__EXERCISE AIM__
Print the full listing once more, exactly as given.
━━━━━━━━
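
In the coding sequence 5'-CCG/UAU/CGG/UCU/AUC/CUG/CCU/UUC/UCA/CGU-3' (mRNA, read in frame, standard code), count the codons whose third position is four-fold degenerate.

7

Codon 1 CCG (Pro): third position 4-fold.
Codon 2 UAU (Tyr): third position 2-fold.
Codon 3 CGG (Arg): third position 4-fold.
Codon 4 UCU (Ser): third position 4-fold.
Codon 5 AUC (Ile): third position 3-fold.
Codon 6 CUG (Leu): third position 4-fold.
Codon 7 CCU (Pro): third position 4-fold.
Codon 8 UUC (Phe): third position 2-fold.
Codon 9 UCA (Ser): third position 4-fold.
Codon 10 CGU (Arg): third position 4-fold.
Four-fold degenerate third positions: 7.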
━━━━━━━━
__SOLUTION TO THE PROBLEM__
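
In the coding sequence 5'-CCG/UAU/CGG/UCU/AUC/CUG/CCU/UUC/UCA/CGU-3' (mRNA, read in frame, standard code), count the codons whose third position is four-fold degenerate.

7

Codon 1 CCG (Pro): third position 4-fold.
Codon 2 UAU (Tyr): third position 2-fold.
Codon 3 CGG (Arg): third position 4-fold.
Codon 4 UCU (Ser): third position 4-fold.
Codon 5 AUC (Ile): third position 3-fold.
Codon 6 CUG (Leu): third position 4-fold.
Codon 7 CCU (Pro): third position 4-fold.
Codon 8 UUC (Phe): third position 2-fold.
Codon 9 UCA (Ser): third position 4-fold.
Codon 10 CGU (Arg): third position 4-fold.
Four-fold degenerate third positions: 7.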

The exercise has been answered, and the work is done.